- _Task details_
What you need to produce from the material below is an exact transcription of the lines from the one with "83, 84, 91]" through the one with "Compressed encoding: average code length = 8.9", both included, and no other line.

- _Data provided_
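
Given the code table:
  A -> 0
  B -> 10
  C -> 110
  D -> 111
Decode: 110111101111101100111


Decoding:
110 -> C
111 -> D
10 -> B
111 -> D
110 -> C
110 -> C
0 -> A
111 -> D


Result: CDBDCCAD


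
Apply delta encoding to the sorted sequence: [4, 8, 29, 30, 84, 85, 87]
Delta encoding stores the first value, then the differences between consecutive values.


First value: 4
Deltas:
  8 - 4 = 4
  29 - 8 = 21
  30 - 29 = 1
  84 - 30 = 54
  85 - 84 = 1
  87 - 85 = 2


Delta encoded: [4, 4, 21, 1, 54, 1, 2]


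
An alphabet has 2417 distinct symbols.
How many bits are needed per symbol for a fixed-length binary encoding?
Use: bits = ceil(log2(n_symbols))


log2(2417) = 11.239
Bracket: 2^11 = 2048 < 2417 <= 2^12 = 4096
So ceil(log2(2417)) = 12

bits = ceil(log2(2417)) = ceil(11.239) = 12 bits


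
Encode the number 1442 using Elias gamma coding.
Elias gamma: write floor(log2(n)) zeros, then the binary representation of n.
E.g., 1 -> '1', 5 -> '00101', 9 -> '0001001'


num_bits = floor(log2(1442)) + 1 = 11
leading_zeros = num_bits - 1 = 10
binary(1442) = 10110100010

Elias gamma(1442) = '0000000000' + '10110100010' = 000000000010110100010 (21 bits)


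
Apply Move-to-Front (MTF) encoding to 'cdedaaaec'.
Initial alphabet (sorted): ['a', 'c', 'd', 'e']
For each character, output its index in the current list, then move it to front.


MTF encoding:
'c': index 1 in ['a', 'c', 'd', 'e'] -> ['c', 'a', 'd', 'e']
'd': index 2 in ['c', 'a', 'd', 'e'] -> ['d', 'c', 'a', 'e']
'e': index 3 in ['d', 'c', 'a', 'e'] -> ['e', 'd', 'c', 'a']
'd': index 1 in ['e', 'd', 'c', 'a'] -> ['d', 'e', 'c', 'a']
'a': index 3 in ['d', 'e', 'c', 'a'] -> ['a', 'd', 'e', 'c']
'a': index 0 in ['a', 'd', 'e', 'c'] -> ['a', 'd', 'e', 'c']
'a': index 0 in ['a', 'd', 'e', 'c'] -> ['a', 'd', 'e', 'c']
'e': index 2 in ['a', 'd', 'e', 'c'] -> ['e', 'a', 'd', 'c']
'c': index 3 in ['e', 'a', 'd', 'c'] -> ['c', 'e', 'a', 'd']


Output: [1, 2, 3, 1, 3, 0, 0, 2, 3]


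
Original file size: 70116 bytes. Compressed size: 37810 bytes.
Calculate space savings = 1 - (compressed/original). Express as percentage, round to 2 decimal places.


ratio = compressed/original = 37810/70116 = 0.539249
savings = 1 - ratio = 1 - 0.539249 = 0.460751
as a percentage: 0.460751 * 100 = 46.08%

Space savings = 1 - 37810/70116 = 46.08%


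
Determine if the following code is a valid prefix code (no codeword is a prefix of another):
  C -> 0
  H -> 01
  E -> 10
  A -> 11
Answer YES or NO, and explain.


Checking each pair (does one codeword prefix another?):
  C='0' vs H='01': prefix -- VIOLATION

NO -- this is NOT a valid prefix code. C (0) is a prefix of H (01).


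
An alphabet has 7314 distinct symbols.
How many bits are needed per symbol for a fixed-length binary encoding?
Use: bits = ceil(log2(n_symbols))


log2(7314) = 12.8364
Bracket: 2^12 = 4096 < 7314 <= 2^13 = 8192
So ceil(log2(7314)) = 13

bits = ceil(log2(7314)) = ceil(12.8364) = 13 bits


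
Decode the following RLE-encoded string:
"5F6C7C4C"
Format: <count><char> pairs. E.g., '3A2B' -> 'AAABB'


Expanding each <count><char> pair:
  5F -> 'FFFFF'
  6C -> 'CCCCCC'
  7C -> 'CCCCCCC'
  4C -> 'CCCC'

Decoded = FFFFFCCCCCCCCCCCCCCCCC


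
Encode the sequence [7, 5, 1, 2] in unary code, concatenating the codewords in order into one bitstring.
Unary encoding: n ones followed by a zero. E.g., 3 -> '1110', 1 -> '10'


Encode each number as n ones followed by a terminating 0:
  7 -> 11111110 (8 bits)
  5 -> 111110 (6 bits)
  1 -> 10 (2 bits)
  2 -> 110 (3 bits)
Total length = 8 + 6 + 2 + 3 = 19 bits.

Unary([7, 5, 1, 2]) = 1111111011111010110 (19 bits)


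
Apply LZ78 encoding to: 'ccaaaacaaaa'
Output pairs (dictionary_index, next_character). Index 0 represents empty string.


LZ78 encoding steps:
Dictionary: {0: ''}
Step 1: w='' (idx 0), next='c' -> output (0, 'c'), add 'c' as idx 1
Step 2: w='c' (idx 1), next='a' -> output (1, 'a'), add 'ca' as idx 2
Step 3: w='' (idx 0), next='a' -> output (0, 'a'), add 'a' as idx 3
Step 4: w='a' (idx 3), next='a' -> output (3, 'a'), add 'aa' as idx 4
Step 5: w='ca' (idx 2), next='a' -> output (2, 'a'), add 'caa' as idx 5
Step 6: w='aa' (idx 4), end of input -> output (4, '')


Encoded: [(0, 'c'), (1, 'a'), (0, 'a'), (3, 'a'), (2, 'a'), (4, '')]


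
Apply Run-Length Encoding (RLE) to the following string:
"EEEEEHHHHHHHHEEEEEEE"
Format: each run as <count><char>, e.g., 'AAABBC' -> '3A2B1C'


Scanning runs left to right:
  i=0: run of 'E' x 5 -> '5E'
  i=5: run of 'H' x 8 -> '8H'
  i=13: run of 'E' x 7 -> '7E'

RLE = 5E8H7E


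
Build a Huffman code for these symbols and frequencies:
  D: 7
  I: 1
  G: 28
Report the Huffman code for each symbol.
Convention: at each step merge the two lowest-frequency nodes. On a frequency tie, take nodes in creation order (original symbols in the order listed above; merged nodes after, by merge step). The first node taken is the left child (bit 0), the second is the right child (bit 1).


Huffman tree construction:
Step 1: Merge I(1) + D(7) = 8
Step 2: Merge (I+D)(8) + G(28) = 36
Read each symbol's code off the tree from the root (left child = 0, right child = 1).

Codes:
  D: 01 (length 2)
  I: 00 (length 2)
  G: 1 (length 1)
Average code length: 44/36 = 1.2222 bits/symbol


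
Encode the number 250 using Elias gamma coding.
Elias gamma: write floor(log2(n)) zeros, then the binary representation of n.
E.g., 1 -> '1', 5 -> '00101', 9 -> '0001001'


num_bits = floor(log2(250)) + 1 = 8
leading_zeros = num_bits - 1 = 7
binary(250) = 11111010

Elias gamma(250) = '0000000' + '11111010' = 000000011111010 (15 bits)


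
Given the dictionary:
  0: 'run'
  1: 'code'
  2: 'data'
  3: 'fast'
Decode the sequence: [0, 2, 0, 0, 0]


Look up each index in the dictionary:
  0 -> 'run'
  2 -> 'data'
  0 -> 'run'
  0 -> 'run'
  0 -> 'run'

Decoded: "run data run run run"


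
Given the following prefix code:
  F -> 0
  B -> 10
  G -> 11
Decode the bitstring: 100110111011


Decoding step by step:
Bits 10 -> B
Bits 0 -> F
Bits 11 -> G
Bits 0 -> F
Bits 11 -> G
Bits 10 -> B
Bits 11 -> G


Decoded message: BFGFGBG


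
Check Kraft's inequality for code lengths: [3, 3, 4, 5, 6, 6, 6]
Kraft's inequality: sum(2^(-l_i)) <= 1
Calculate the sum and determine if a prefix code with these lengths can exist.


Sum = 2^(-3) + 2^(-3) + 2^(-4) + 2^(-5) + 2^(-6) + 2^(-6) + 2^(-6)
    = 0.125 + 0.125 + 0.0625 + 0.03125 + 0.015625 + 0.015625 + 0.015625
    = 25/64 = 0.390625
Since 0.390625 <= 1, Kraft's inequality IS satisfied.
A prefix code with these lengths CAN exist.

Kraft sum = 0.390625. Satisfied.


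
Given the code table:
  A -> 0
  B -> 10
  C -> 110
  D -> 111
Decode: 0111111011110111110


Decoding:
0 -> A
111 -> D
111 -> D
0 -> A
111 -> D
10 -> B
111 -> D
110 -> C


Result: ADDADBDC


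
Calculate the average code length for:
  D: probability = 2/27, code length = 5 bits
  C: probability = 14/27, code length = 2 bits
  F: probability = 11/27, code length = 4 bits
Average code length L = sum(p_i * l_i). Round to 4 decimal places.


Weighted contributions p_i * l_i:
  D: (2/27) * 5 = 10/27
  C: (14/27) * 2 = 28/27
  F: (11/27) * 4 = 44/27
Sum = (10 + 28 + 44)/27 = 82/27

L = 82/27 = 3.0370 bits/symbol


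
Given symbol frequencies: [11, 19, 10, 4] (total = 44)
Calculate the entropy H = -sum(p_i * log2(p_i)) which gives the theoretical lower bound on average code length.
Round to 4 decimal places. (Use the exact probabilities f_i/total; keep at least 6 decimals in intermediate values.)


Per-symbol terms -p_i * log2(p_i) with p_i = f_i/44:
  p = 11/44 = 0.250000: log2(p) = -2.000000, -p*log2(p) = 0.500000
  p = 19/44 = 0.431818: log2(p) = -1.211504, -p*log2(p) = 0.523149
  p = 10/44 = 0.227273: log2(p) = -2.137504, -p*log2(p) = 0.485796
  p = 4/44 = 0.090909: log2(p) = -3.459432, -p*log2(p) = 0.314494
H = 0.500000 + 0.523149 + 0.485796 + 0.314494 = 1.823439

H = 1.8234 bits/symbol


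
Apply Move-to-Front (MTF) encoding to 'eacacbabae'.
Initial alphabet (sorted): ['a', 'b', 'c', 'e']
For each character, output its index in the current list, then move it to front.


MTF encoding:
'e': index 3 in ['a', 'b', 'c', 'e'] -> ['e', 'a', 'b', 'c']
'a': index 1 in ['e', 'a', 'b', 'c'] -> ['a', 'e', 'b', 'c']
'c': index 3 in ['a', 'e', 'b', 'c'] -> ['c', 'a', 'e', 'b']
'a': index 1 in ['c', 'a', 'e', 'b'] -> ['a', 'c', 'e', 'b']
'c': index 1 in ['a', 'c', 'e', 'b'] -> ['c', 'a', 'e', 'b']
'b': index 3 in ['c', 'a', 'e', 'b'] -> ['b', 'c', 'a', 'e']
'a': index 2 in ['b', 'c', 'a', 'e'] -> ['a', 'b', 'c', 'e']
'b': index 1 in ['a', 'b', 'c', 'e'] -> ['b', 'a', 'c', 'e']
'a': index 1 in ['b', 'a', 'c', 'e'] -> ['a', 'b', 'c', 'e']
'e': index 3 in ['a', 'b', 'c', 'e'] -> ['e', 'a', 'b', 'c']


Output: [3, 1, 3, 1, 1, 3, 2, 1, 1, 3]


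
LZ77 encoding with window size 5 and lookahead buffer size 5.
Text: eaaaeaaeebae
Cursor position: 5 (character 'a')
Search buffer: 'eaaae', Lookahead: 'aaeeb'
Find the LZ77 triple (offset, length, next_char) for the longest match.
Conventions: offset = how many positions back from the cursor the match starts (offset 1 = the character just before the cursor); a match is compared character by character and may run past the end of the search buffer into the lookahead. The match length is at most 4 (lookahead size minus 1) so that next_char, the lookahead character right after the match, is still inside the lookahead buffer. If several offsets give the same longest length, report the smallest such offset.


Try each offset into the search buffer:
  offset=1 (pos 4, char 'e'): match length 0
  offset=2 (pos 3, char 'a'): match length 1
  offset=3 (pos 2, char 'a'): match length 3
  offset=4 (pos 1, char 'a'): match length 2
  offset=5 (pos 0, char 'e'): match length 0
Longest match has length 3 at offset 3.
next_char = character at position 5 + 3 = 8 -> 'e'

Best match: offset=3, length=3 (matching 'aae' starting at position 2)
LZ77 triple: (3, 3, 'e')


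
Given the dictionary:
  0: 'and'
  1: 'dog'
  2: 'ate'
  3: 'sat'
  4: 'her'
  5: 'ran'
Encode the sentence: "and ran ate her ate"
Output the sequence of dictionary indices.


Look up each word in the dictionary:
  'and' -> 0
  'ran' -> 5
  'ate' -> 2
  'her' -> 4
  'ate' -> 2

Encoded: [0, 5, 2, 4, 2]


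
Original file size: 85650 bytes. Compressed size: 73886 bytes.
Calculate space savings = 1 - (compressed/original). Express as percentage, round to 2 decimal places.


ratio = compressed/original = 73886/85650 = 0.86265
savings = 1 - ratio = 1 - 0.86265 = 0.13735
as a percentage: 0.13735 * 100 = 13.73%

Space savings = 1 - 73886/85650 = 13.73%


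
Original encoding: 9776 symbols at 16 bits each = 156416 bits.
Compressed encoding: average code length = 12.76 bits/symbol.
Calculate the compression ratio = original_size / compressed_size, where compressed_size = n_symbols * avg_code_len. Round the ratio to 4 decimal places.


original_size = n_symbols * orig_bits = 9776 * 16 = 156416 bits
compressed_size = n_symbols * avg_code_len = 9776 * 12.76 = 124741.76 bits
ratio = original_size / compressed_size = 156416 / 124741.76 = 1.2539

Compression ratio = 1.2539


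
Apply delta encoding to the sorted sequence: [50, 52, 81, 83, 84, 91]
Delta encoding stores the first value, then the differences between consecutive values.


First value: 50
Deltas:
  52 - 50 = 2
  81 - 52 = 29
  83 - 81 = 2
  84 - 83 = 1
  91 - 84 = 7


Delta encoded: [50, 2, 29, 2, 1, 7]


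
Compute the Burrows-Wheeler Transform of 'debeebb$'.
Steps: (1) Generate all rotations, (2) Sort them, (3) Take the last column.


Rotations (sorted):
  0: $debeebb -> last char: b
  1: b$debeeb -> last char: b
  2: bb$debee -> last char: e
  3: beebb$de -> last char: e
  4: debeebb$ -> last char: $
  5: ebb$debe -> last char: e
  6: ebeebb$d -> last char: d
  7: eebb$deb -> last char: b


BWT = bbee$edb


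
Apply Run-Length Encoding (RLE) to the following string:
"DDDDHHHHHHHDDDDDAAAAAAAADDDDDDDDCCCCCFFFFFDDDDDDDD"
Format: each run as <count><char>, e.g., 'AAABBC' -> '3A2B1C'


Scanning runs left to right:
  i=0: run of 'D' x 4 -> '4D'
  i=4: run of 'H' x 7 -> '7H'
  i=11: run of 'D' x 5 -> '5D'
  i=16: run of 'A' x 8 -> '8A'
  i=24: run of 'D' x 8 -> '8D'
  i=32: run of 'C' x 5 -> '5C'
  i=37: run of 'F' x 5 -> '5F'
  i=42: run of 'D' x 8 -> '8D'

RLE = 4D7H5D8A8D5C5F8D


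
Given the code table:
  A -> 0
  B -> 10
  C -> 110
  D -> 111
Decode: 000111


Decoding:
0 -> A
0 -> A
0 -> A
111 -> D


Result: AAAD


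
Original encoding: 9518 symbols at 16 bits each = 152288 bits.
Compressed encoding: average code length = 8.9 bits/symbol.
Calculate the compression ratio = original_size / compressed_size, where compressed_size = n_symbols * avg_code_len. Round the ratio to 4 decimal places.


original_size = n_symbols * orig_bits = 9518 * 16 = 152288 bits
compressed_size = n_symbols * avg_code_len = 9518 * 8.9 = 84710.2 bits
ratio = original_size / compressed_size = 152288 / 84710.2 = 1.7978

Compression ratio = 1.7978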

- _Task answer_
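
Apply delta encoding to the sorted sequence: [50, 52, 81, 83, 84, 91]
Delta encoding stores the first value, then the differences between consecutive values.


First value: 50
Deltas:
  52 - 50 = 2
  81 - 52 = 29
  83 - 81 = 2
  84 - 83 = 1
  91 - 84 = 7


Delta encoded: [50, 2, 29, 2, 1, 7]


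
Compute the Burrows-Wheeler Transform of 'debeebb$'.
Steps: (1) Generate all rotations, (2) Sort them, (3) Take the last column.


Rotations (sorted):
  0: $debeebb -> last char: b
  1: b$debeeb -> last char: b
  2: bb$debee -> last char: e
  3: beebb$de -> last char: e
  4: debeebb$ -> last char: $
  5: ebb$debe -> last char: e
  6: ebeebb$d -> last char: d
  7: eebb$deb -> last char: b


BWT = bbee$edb


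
Apply Run-Length Encoding (RLE) to the following string:
"DDDDHHHHHHHDDDDDAAAAAAAADDDDDDDDCCCCCFFFFFDDDDDDDD"
Format: each run as <count><char>, e.g., 'AAABBC' -> '3A2B1C'


Scanning runs left to right:
  i=0: run of 'D' x 4 -> '4D'
  i=4: run of 'H' x 7 -> '7H'
  i=11: run of 'D' x 5 -> '5D'
  i=16: run of 'A' x 8 -> '8A'
  i=24: run of 'D' x 8 -> '8D'
  i=32: run of 'C' x 5 -> '5C'
  i=37: run of 'F' x 5 -> '5F'
  i=42: run of 'D' x 8 -> '8D'

RLE = 4D7H5D8A8D5C5F8D


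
Given the code table:
  A -> 0
  B -> 10
  C -> 110
  D -> 111
Decode: 000111


Decoding:
0 -> A
0 -> A
0 -> A
111 -> D


Result: AAAD


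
Original encoding: 9518 symbols at 16 bits each = 152288 bits.
Compressed encoding: average code length = 8.9 bits/symbol.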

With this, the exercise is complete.